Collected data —
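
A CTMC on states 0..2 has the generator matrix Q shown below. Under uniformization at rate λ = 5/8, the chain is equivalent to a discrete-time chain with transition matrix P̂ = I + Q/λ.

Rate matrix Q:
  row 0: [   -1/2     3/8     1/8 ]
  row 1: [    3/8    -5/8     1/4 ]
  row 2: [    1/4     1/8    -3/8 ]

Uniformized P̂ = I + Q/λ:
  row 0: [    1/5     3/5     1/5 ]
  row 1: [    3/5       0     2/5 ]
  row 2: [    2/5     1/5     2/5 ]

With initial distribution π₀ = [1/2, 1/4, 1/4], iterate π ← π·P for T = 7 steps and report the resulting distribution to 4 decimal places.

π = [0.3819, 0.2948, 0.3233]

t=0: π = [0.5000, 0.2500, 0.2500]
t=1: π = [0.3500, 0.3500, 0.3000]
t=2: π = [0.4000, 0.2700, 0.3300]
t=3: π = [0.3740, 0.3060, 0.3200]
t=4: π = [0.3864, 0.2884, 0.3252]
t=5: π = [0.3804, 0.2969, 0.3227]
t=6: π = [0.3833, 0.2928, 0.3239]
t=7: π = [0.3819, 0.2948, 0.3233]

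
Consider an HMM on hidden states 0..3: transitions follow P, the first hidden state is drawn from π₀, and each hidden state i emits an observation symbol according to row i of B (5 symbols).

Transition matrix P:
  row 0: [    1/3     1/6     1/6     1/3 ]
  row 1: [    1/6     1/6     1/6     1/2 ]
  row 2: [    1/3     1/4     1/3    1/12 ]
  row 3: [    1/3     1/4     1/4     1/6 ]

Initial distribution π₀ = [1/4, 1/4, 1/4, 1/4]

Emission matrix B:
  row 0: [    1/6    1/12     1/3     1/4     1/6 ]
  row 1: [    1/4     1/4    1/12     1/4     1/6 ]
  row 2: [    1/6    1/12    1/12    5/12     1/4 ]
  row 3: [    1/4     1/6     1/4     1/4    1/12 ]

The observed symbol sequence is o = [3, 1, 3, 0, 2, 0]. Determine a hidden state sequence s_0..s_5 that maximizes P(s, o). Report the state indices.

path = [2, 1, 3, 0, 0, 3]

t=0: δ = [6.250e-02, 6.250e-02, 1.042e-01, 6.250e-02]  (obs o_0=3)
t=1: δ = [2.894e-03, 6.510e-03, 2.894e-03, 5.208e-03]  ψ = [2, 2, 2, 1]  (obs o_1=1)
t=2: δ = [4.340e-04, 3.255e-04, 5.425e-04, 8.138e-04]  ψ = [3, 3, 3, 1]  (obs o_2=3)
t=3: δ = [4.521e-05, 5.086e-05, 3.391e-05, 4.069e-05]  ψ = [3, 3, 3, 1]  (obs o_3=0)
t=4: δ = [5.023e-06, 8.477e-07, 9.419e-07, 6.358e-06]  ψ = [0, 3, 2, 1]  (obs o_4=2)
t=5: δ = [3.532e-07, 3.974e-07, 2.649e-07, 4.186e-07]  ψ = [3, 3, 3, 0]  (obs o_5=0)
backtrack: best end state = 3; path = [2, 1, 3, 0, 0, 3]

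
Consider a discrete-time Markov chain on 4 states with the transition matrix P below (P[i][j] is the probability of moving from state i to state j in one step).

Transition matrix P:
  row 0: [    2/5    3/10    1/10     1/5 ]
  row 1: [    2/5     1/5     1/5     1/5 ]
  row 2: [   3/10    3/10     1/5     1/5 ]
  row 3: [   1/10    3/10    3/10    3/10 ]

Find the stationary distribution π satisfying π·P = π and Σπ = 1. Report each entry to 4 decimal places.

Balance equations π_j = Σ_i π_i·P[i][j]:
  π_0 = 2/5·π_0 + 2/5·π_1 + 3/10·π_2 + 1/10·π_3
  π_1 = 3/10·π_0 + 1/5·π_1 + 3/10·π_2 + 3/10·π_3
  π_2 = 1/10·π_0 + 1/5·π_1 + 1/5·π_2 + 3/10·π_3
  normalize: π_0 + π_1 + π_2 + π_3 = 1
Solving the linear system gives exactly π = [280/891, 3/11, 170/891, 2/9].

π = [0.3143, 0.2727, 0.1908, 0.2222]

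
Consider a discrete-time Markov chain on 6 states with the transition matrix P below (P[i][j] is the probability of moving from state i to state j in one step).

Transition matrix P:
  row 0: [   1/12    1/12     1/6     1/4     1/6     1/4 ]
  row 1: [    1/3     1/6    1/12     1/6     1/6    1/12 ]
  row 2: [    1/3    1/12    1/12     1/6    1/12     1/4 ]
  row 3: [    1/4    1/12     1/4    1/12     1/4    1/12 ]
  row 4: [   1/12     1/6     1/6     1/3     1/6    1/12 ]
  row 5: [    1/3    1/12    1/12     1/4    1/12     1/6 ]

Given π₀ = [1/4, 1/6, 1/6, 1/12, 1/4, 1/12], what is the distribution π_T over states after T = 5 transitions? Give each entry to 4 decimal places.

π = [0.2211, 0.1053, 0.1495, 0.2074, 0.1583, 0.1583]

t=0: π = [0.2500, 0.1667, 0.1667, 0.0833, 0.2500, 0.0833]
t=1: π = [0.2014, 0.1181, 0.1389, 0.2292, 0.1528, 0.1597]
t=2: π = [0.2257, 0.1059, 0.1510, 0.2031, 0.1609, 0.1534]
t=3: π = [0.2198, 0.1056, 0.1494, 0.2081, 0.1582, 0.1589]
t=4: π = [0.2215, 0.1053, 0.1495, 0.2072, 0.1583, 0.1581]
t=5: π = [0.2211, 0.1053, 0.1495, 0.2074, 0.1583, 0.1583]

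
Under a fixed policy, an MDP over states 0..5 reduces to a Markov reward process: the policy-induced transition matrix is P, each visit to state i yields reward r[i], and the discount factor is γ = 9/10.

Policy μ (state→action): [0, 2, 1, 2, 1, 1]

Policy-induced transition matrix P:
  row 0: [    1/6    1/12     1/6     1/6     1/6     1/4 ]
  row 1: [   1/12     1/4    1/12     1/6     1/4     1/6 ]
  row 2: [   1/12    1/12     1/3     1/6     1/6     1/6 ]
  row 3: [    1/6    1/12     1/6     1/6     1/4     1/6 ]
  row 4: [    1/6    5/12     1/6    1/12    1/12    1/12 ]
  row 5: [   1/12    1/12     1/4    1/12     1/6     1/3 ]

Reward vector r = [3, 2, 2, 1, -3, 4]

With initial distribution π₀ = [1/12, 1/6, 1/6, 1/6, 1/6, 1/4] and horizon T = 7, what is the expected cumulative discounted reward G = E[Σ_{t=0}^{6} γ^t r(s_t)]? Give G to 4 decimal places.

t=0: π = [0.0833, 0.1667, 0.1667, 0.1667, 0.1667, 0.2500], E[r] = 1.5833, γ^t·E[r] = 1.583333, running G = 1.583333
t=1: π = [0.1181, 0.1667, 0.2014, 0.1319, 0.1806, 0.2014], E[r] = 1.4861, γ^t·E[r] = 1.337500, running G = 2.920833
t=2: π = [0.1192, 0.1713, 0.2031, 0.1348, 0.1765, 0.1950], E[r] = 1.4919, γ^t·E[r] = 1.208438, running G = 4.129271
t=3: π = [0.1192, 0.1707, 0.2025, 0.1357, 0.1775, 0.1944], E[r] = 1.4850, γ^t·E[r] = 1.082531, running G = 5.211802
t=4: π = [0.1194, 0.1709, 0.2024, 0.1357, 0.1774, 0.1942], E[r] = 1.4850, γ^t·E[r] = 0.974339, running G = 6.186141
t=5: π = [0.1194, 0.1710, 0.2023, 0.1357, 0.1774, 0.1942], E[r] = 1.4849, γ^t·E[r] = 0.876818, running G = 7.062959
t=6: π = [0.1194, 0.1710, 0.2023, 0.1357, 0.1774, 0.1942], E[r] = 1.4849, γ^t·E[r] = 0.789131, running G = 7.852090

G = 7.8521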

Exercise —
What is the number of lines above that hold the string "probability"? Answer with that number alone.

Written answer —
2